WHAT YOU NEED TO DO:
For each line below that holds "produces", return the line as it stands.

++++++++

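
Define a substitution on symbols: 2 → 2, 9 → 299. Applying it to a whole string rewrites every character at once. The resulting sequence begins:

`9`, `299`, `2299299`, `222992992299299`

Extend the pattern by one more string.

2222992992299299222992992299299

Applying the rule to each of the 15 symbols of 222992992299299 gives the pieces 2 2 2 299 299 2 299 299 2 2 299 299 2 299 299, which concatenate to the answer.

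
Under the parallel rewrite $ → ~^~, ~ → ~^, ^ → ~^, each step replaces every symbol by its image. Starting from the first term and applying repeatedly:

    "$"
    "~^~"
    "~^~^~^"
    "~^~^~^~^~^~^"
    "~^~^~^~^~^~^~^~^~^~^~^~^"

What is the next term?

~^~^~^~^~^~^~^~^~^~^~^~^~^~^~^~^~^~^~^~^~^~^~^~^

Replace each of the 24 characters of ~^~^~^~^~^~^~^~^~^~^~^~^ in place — ~^ ~^ ~^ ~^ ~^ ~^ ~^ ~^ ~^ ~^ ~^ ~^ ~^ ~^ ~^ ~^ ~^ ~^ ~^ ~^ ~^ ~^ ~^ ~^ — and concatenate.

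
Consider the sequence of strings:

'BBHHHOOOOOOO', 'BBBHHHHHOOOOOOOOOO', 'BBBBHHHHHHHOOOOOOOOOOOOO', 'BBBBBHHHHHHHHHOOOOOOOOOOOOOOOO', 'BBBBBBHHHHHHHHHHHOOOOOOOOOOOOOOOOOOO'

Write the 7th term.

BBBBBBBBHHHHHHHHHHHHHHHOOOOOOOOOOOOOOOOOOOOOOOOO

Reading off run lengths: B runs 2, 3, 4, 5, 6; H runs 3, 5, 7, 9, 11; O runs 7, 10, 13, 16, 19 — each is linear in n, where the shown terms are n = 2, 3, 4, 5, 6.
For term 7, n = 8, so the run lengths are 8, 15, 25.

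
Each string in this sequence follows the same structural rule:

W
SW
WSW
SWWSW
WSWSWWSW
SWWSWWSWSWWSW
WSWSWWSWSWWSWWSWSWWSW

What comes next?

Each term (from the third on) is the two preceding terms concatenated in order: term 3 = W·SW = WSW.
So term 8 is SWWSWWSWSWWSW·WSWSWWSWSWWSWWSWSWWSW.

SWWSWWSWSWWSWWSWSWWSWSWWSWWSWSWWSW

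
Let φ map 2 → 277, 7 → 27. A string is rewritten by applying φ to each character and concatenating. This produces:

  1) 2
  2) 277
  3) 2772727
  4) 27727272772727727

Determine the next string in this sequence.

Applying the rule to each of the 17 symbols of 27727272772727727 gives the pieces 277 27 27 277 27 277 27 277 27 27 277 27 277 27 27 277 27, which concatenate to the answer.

27727272772727727277272727727277272727727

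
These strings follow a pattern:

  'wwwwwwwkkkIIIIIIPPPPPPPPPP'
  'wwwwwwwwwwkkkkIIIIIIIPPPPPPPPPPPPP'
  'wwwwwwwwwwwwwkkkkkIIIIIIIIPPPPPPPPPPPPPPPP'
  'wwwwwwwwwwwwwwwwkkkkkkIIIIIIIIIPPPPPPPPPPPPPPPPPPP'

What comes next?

wwwwwwwwwwwwwwwwwwwkkkkkkkIIIIIIIIIIPPPPPPPPPPPPPPPPPPPPPP

The n-th term is 3n-2 w's then n k's then n+3 I's then 3n+1 P's, where the shown terms are n = 3, 4, 5, 6.
Setting n = 7 gives 19, 7, 10, 22 characters in each block.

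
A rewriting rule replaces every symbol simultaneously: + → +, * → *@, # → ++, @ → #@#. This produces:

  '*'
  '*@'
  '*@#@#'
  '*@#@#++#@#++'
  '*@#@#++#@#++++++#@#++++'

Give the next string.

Replace each of the 23 characters of *@#@#++#@#++++++#@#++++ in place — *@ #@# ++ #@# ++ + + ++ #@# ++ + + + + + + ++ #@# ++ + + + + — and concatenate.

*@#@#++#@#++++++#@#++++++++++#@#++++++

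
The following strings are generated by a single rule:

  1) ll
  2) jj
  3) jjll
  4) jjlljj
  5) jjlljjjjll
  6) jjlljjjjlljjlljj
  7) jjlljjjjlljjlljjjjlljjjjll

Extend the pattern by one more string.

jjlljjjjlljjlljjjjlljjjjlljjlljjjjlljjlljj

This is a Fibonacci-style word recurrence s(k) = s(k−1)·s(k−2): e.g. jj·ll = jjll.
Continuing: jjlljjjjlljjlljjjjlljjjjll · jjlljjjjlljjlljj gives term 8.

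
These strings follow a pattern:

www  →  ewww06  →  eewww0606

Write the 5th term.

eeeewww06060606

Each term wraps the previous one in e on the left and 06 on the right.
From eewww0606, 2 further steps: eewww0606 → eeewww060606 → (answer).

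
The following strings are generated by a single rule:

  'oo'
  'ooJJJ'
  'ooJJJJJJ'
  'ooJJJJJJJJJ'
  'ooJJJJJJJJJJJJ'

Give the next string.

ooJJJJJJJJJJJJJJJ

Each term is the previous one with JJJ appended.
One more step from ooJJJJJJJJJJJJ gives the answer.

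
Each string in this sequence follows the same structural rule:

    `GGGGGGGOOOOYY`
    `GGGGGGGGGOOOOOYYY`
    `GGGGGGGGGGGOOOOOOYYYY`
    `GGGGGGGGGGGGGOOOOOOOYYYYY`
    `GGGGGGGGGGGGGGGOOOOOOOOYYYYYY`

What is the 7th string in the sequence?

GGGGGGGGGGGGGGGGGGGOOOOOOOOOOYYYYYYYY

Each string has the form G^{2n+1} O^{n+1} Y^{n-1}, where the shown terms are n = 3, 4, 5, 6, 7.
For term 7, n = 9, so the run lengths are 19, 10, 8.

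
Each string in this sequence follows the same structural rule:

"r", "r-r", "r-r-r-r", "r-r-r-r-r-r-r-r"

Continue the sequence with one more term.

r-r-r-r-r-r-r-r-r-r-r-r-r-r-r-r

s(k+1) = s(k)·-·s(k) — each term doubles the last with '-' between the halves.
One more doubling of r-r-r-r-r-r-r-r gives the answer.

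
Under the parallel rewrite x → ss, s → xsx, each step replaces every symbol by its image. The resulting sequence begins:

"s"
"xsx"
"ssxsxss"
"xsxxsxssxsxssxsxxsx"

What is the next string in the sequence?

ssxsxssssxsxssxsxxsxssxsxssxsxxsxssxsxssssxsxss

Replace each of the 19 characters of xsxxsxssxsxssxsxxsx in place — ss xsx ss ss xsx ss xsx xsx ss xsx ss xsx xsx ss xsx ss ss xsx ss — and concatenate.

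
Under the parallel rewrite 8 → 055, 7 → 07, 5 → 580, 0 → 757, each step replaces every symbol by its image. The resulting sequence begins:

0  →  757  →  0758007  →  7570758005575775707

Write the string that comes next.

Rewriting the 19 symbols of 7570758005575775707 one by one yields 07 580 07 757 07 580 055 757 757 580 580 07 580 07 07 580 07 757 07; concatenated:

0758007757075800557577575805800758007075800775707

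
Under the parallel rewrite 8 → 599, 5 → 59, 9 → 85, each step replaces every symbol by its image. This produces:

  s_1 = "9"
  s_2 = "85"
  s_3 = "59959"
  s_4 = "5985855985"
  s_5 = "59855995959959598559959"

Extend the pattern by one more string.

φ(59855995959959598559959) expands symbol-by-symbol to 59 85 599 59 59 85 85 59 85 59 85 85 59 85 59 85 599 59 59 85 85 59 85; joining the 23 pieces gives the next term.

598559959598585598559858559855985599595985855985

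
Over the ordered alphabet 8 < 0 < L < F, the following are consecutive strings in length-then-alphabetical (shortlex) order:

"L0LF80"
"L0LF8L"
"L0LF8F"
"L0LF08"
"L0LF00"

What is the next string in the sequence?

Treat L0LF00 as a base-4 numeral over the given alphabet and add one, carrying through any trailing F's.

L0LF0L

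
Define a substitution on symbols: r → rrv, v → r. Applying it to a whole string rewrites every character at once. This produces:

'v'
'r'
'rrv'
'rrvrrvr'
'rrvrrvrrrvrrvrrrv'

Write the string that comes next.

rrvrrvrrrvrrvrrrvrrvrrvrrrvrrvrrrvrrvrrvr

Applying the rule to each of the 17 symbols of rrvrrvrrrvrrvrrrv gives the pieces rrv rrv r rrv rrv r rrv rrv rrv r rrv rrv r rrv rrv rrv r, which concatenate to the answer.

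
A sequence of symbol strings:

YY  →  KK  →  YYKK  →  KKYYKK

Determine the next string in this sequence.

From term 3 onward, concatenate the second-to-last term with the last: YY·KK = YYKK, KK·YYKK = KKYYKK, …
The next term joins YYKK and KKYYKK.

YYKKKKYYKK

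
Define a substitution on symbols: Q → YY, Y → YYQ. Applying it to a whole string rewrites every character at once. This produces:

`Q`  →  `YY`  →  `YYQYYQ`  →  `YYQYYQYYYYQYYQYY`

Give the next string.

Applying the rule to each of the 16 symbols of YYQYYQYYYYQYYQYY gives the pieces YYQ YYQ YY YYQ YYQ YY YYQ YYQ YYQ YYQ YY YYQ YYQ YY YYQ YYQ, which concatenate to the answer.

YYQYYQYYYYQYYQYYYYQYYQYYQYYQYYYYQYYQYYYYQYYQ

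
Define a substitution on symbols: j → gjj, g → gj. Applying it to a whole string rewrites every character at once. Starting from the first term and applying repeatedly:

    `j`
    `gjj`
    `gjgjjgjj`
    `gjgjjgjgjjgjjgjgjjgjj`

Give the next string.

φ(gjgjjgjgjjgjjgjgjjgjj) expands symbol-by-symbol to gj gjj gj gjj gjj gj gjj gj gjj gjj gj gjj gjj gj gjj gj gjj gjj gj gjj gjj; joining the 21 pieces gives the next term.

gjgjjgjgjjgjjgjgjjgjgjjgjjgjgjjgjjgjgjjgjgjjgjjgjgjjgjj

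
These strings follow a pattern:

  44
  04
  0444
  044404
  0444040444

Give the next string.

0444040444044404

From term 3 onward, concatenate the last term with the second-to-last: 04·44 = 0444, 0444·04 = 044404, …
Continuing: 0444040444 · 044404 gives term 6.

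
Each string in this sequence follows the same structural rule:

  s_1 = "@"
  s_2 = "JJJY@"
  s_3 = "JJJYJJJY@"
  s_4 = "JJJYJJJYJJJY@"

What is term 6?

The strings grow by a fixed prefix JJJY each time.
From JJJYJJJYJJJY@, 2 further steps: JJJYJJJYJJJY@ → JJJYJJJYJJJYJJJY@ → (answer).

JJJYJJJYJJJYJJJYJJJY@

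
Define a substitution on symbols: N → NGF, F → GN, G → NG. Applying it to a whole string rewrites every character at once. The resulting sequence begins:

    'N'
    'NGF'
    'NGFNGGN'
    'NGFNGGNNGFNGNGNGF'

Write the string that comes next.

Applying the rule to each of the 17 symbols of NGFNGGNNGFNGNGNGF gives the pieces NGF NG GN NGF NG NG NGF NGF NG GN NGF NG NGF NG NGF NG GN, which concatenate to the answer.

NGFNGGNNGFNGNGNGFNGFNGGNNGFNGNGFNGNGFNGGN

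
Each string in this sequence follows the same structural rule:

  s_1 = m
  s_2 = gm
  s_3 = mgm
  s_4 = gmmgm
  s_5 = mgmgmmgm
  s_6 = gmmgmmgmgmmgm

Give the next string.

mgmgmmgmgmmgmmgmgmmgm

From term 3 onward, concatenate the second-to-last term with the last: m·gm = mgm, gm·mgm = gmmgm, …
Continuing: mgmgmmgm · gmmgmmgmgmmgm gives term 7.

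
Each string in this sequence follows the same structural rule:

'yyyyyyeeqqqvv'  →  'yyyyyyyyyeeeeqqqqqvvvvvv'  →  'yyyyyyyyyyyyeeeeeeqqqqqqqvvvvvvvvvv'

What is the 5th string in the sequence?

yyyyyyyyyyyyyyyyyyeeeeeeeeeeqqqqqqqqqqqvvvvvvvvvvvvvvvvvv

Reading off run lengths: y runs 6, 9, 12; e runs 2, 4, 6; q runs 3, 5, 7; v runs 2, 6, 10 — each is linear in n (n = 1, 2, …).
At n = 5 the blocks have lengths 18, 10, 11, 18.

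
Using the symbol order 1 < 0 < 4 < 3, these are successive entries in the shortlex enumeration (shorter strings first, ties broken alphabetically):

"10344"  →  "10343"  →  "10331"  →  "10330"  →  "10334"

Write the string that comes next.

Treat 10334 as a base-4 numeral over the given alphabet and add one, carrying through any trailing 3's.

10333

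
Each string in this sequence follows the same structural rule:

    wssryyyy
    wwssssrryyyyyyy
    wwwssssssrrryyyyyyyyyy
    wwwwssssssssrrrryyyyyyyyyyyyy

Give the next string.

wwwwwssssssssssrrrrryyyyyyyyyyyyyyyy

Reading off run lengths: w runs 1, 2, 3, 4; s runs 2, 4, 6, 8; r runs 1, 2, 3, 4; y runs 4, 7, 10, 13 — each is linear in n (n = 1, 2, …).
Setting n = 5 gives 5, 10, 5, 16 characters in each block.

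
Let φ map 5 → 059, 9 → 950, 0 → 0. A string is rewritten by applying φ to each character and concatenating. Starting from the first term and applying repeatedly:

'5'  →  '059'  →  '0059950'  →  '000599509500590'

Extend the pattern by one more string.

0000599509500590950059000599500

φ(000599509500590) expands symbol-by-symbol to 0 0 0 059 950 950 059 0 950 059 0 0 059 950 0; joining the 15 pieces gives the next term.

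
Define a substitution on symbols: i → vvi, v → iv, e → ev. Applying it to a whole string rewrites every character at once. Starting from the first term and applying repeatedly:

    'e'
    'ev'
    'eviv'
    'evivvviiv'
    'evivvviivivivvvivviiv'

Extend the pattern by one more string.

evivvviivivivvvivviivvviivvviivivivvviivivvvivviiv

Applying the rule to each of the 21 symbols of evivvviivivivvvivviiv gives the pieces ev iv vvi iv iv iv vvi vvi iv vvi iv vvi iv iv iv vvi iv iv vvi vvi iv, which concatenate to the answer.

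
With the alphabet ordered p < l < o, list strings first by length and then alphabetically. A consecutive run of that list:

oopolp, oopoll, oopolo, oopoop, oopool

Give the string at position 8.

Stepping forward 3 times from oopool: oopool → oopooo → oolppp, then the target.

oolppl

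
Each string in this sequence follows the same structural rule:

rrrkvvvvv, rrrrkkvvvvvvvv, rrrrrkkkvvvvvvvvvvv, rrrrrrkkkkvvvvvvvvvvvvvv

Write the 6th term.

Each string has the form r^{n+2} k^{n} v^{3n+2} (n = 1, 2, …).
For term 6, n = 6, so the run lengths are 8, 6, 20.

rrrrrrrrkkkkkkvvvvvvvvvvvvvvvvvvvv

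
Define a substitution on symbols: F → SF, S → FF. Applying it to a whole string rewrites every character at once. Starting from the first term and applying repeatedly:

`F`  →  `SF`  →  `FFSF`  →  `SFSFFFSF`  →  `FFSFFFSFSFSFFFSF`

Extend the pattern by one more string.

Replace each of the 16 characters of FFSFFFSFSFSFFFSF in place — SF SF FF SF SF SF FF SF FF SF FF SF SF SF FF SF — and concatenate.

SFSFFFSFSFSFFFSFFFSFFFSFSFSFFFSF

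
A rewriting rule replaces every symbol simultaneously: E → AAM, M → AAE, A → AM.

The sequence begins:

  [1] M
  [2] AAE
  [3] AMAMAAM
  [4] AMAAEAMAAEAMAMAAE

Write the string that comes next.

φ(AMAAEAMAAEAMAMAAE) expands symbol-by-symbol to AM AAE AM AM AAM AM AAE AM AM AAM AM AAE AM AAE AM AM AAM; joining the 17 pieces gives the next term.

AMAAEAMAMAAMAMAAEAMAMAAMAMAAEAMAAEAMAMAAM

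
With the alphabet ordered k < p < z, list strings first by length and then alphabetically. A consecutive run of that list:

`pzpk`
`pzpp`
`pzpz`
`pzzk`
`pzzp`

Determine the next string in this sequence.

pzzz

Find the rightmost character of pzzp below z, bump it to the next letter, and reset everything to its right to k.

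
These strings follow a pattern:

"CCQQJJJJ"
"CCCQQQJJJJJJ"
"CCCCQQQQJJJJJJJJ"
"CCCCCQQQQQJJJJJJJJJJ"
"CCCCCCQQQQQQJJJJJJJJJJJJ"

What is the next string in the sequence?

Term n consists of n C's, followed by n Q's, followed by 2n J's, where the shown terms are n = 2, 3, 4, 5, 6.
At n = 7 the blocks have lengths 7, 7, 14.

CCCCCCCQQQQQQQJJJJJJJJJJJJJJ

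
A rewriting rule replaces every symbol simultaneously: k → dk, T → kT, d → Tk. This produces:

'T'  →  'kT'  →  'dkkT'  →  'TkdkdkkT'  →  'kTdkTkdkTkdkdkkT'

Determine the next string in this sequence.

Applying the rule to each of the 16 symbols of kTdkTkdkTkdkdkkT gives the pieces dk kT Tk dk kT dk Tk dk kT dk Tk dk Tk dk dk kT, which concatenate to the answer.

dkkTTkdkkTdkTkdkkTdkTkdkTkdkdkkT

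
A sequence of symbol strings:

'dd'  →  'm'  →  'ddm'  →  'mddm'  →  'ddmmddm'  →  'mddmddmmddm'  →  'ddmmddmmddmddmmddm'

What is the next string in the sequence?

mddmddmmddmddmmddmmddmddmmddm

This is a Fibonacci-style word recurrence s(k) = s(k−2)·s(k−1): e.g. dd·m = ddm.
So term 8 is mddmddmmddm·ddmmddmmddmddmmddm.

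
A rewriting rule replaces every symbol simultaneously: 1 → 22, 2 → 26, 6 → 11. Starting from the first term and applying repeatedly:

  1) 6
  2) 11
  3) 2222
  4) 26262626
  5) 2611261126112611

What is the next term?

26112222261122222611222226112222

Applying the rule to each of the 16 symbols of 2611261126112611 gives the pieces 26 11 22 22 26 11 22 22 26 11 22 22 26 11 22 22, which concatenate to the answer.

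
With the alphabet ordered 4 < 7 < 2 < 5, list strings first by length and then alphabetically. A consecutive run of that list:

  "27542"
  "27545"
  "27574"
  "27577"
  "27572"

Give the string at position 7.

Stepping forward 2 times from 27572: 27572 → 27575, then the target.

27524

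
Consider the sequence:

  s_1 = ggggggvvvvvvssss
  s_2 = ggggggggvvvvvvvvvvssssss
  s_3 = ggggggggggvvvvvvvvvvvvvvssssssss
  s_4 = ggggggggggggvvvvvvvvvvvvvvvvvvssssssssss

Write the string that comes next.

ggggggggggggggvvvvvvvvvvvvvvvvvvvvvvssssssssssss

Each string has the form g^{2n+2} v^{4n-2} s^{2n}, where the shown terms are n = 2, 3, 4, 5.
At n = 6 the blocks have lengths 14, 22, 12.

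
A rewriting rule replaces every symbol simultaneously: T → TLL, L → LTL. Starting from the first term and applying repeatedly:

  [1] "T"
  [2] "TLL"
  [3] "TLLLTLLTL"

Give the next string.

TLLLTLLTLLTLTLLLTLLTLTLLLTL

Expanding TLLLTLLTL: T→TLL, L→LTL, L→LTL, L→LTL, T→TLL, L→LTL, L→LTL, T→TLL, L→LTL. Concatenated: TLL LTL LTL LTL TLL LTL LTL TLL LTL.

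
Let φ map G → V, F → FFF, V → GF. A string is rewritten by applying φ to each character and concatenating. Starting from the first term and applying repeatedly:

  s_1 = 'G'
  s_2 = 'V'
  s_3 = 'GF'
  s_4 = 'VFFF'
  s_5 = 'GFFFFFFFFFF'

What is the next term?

Expanding GFFFFFFFFFF: G→V, F→FFF, F→FFF, F→FFF, F→FFF, F→FFF, F→FFF, F→FFF, F→FFF, F→FFF, F→FFF. Concatenated: V FFF FFF FFF FFF FFF FFF FFF FFF FFF FFF.

VFFFFFFFFFFFFFFFFFFFFFFFFFFFFFF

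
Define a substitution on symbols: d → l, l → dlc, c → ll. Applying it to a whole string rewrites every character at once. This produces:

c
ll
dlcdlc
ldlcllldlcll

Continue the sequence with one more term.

Apply φ to ldlcllldlcll symbol by symbol: l→dlc, d→l, l→dlc, c→ll, l→dlc, l→dlc, l→dlc, d→l, l→dlc, c→ll, l→dlc, l→dlc; joined: dlc l dlc ll dlc dlc dlc l dlc ll dlc dlc.

dlcldlclldlcdlcdlcldlclldlcdlc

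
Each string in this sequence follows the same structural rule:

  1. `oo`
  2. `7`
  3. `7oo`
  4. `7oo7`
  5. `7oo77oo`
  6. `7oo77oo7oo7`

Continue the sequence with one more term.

From term 3 onward, concatenate the last term with the second-to-last: 7·oo = 7oo, 7oo·7 = 7oo7, …
Continuing: 7oo77oo7oo7 · 7oo77oo gives term 7.

7oo77oo7oo77oo77oo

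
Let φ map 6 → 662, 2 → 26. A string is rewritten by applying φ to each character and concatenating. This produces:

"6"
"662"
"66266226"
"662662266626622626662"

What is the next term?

Rewriting the 21 symbols of 662662266626622626662 one by one yields 662 662 26 662 662 26 26 662 662 662 26 662 662 26 26 662 26 662 662 662 26; concatenated:

6626622666266226266626626622666266226266622666266266226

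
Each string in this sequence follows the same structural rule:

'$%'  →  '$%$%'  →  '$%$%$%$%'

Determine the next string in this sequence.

$%$%$%$%$%$%$%$%

s(k+1) = s(k)·s(k) — each term doubles the last.
One more doubling of $%$%$%$% gives the answer.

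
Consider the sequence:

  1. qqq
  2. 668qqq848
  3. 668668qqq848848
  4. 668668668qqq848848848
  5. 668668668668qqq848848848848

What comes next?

s(k+1) = 668·s(k)·848, so each term gains 668 as a prefix and 848 as a suffix.
Applying this once more to 668668668668qqq848848848848:

668668668668668qqq848848848848848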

++++++++

EXPECTED OUTPUT:
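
Let φ map 2 → 277, 7 → 27. A string is rewritten by applying φ to each character and concatenating. This produces:
A rewriting rule replaces every symbol simultaneously: + → +, * → *@, # → ++, @ → #@#. This produces:
Under the parallel rewrite 8 → 599, 5 → 59, 9 → 85, each step replaces every symbol by its image. This produces:
Define a substitution on symbols: r → rrv, v → r. Applying it to a whole string rewrites every character at once. This produces:
Define a substitution on symbols: Q → YY, Y → YYQ. Applying it to a whole string rewrites every character at once. This produces:
A rewriting rule replaces every symbol simultaneously: k → dk, T → kT, d → Tk. This produces:
Define a substitution on symbols: d → l, l → dlc, c → ll. Applying it to a whole string rewrites every character at once. This produces:
Let φ map 6 → 662, 2 → 26. A string is rewritten by applying φ to each character and concatenating. This produces: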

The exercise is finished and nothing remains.